### Working data:
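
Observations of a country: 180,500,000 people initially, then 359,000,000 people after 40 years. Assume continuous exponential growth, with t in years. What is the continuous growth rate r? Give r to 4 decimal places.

r ≈ 0.0172 per year

359000000 = 180500000 · e^(r·40)
e^(40r) = 359000000/180500000 = 1.98892
r = ln(1.98892) / 40 = 0.68759 / 40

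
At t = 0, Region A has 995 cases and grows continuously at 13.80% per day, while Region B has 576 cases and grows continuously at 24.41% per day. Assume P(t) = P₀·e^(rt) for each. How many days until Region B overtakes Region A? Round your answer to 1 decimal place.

t ≈ 5.2 days

995·e^(0.138t) = 576·e^(0.2441t)
995/576 = e^((0.2441 − 0.138)t) → ln(1.72743) = 0.1061·t
t = 0.54664 / 0.1061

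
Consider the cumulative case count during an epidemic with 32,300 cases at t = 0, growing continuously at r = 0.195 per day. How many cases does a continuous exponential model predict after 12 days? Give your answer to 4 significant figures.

P(12) = 32300 · e^(0.195·12) = 32300 · e^(2.34)
= 32300 · 10.38124 ≈ 335313.94

≈ 335,300 cases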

### What is required:
Restate the listing above word for word.

### Task solution:
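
Observations of a country: 180,500,000 people initially, then 359,000,000 people after 40 years. Assume continuous exponential growth, with t in years. What is the continuous growth rate r? Give r to 4 decimal places.

r ≈ 0.0172 per year

359000000 = 180500000 · e^(r·40)
e^(40r) = 359000000/180500000 = 1.98892
r = ln(1.98892) / 40 = 0.68759 / 40

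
At t = 0, Region A has 995 cases and grows continuously at 13.80% per day, while Region B has 576 cases and grows continuously at 24.41% per day. Assume P(t) = P₀·e^(rt) for each. How many days until Region B overtakes Region A? Round your answer to 1 decimal place.

t ≈ 5.2 days

995·e^(0.138t) = 576·e^(0.2441t)
995/576 = e^((0.2441 − 0.138)t) → ln(1.72743) = 0.1061·t
t = 0.54664 / 0.1061

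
Consider the cumulative case count during an epidemic with 32,300 cases at t = 0, growing continuously at r = 0.195 per day. How many cases does a continuous exponential model predict after 12 days? Give your answer to 4 significant figures.

P(12) = 32300 · e^(0.195·12) = 32300 · e^(2.34)
= 32300 · 10.38124 ≈ 335313.94

≈ 335,300 cases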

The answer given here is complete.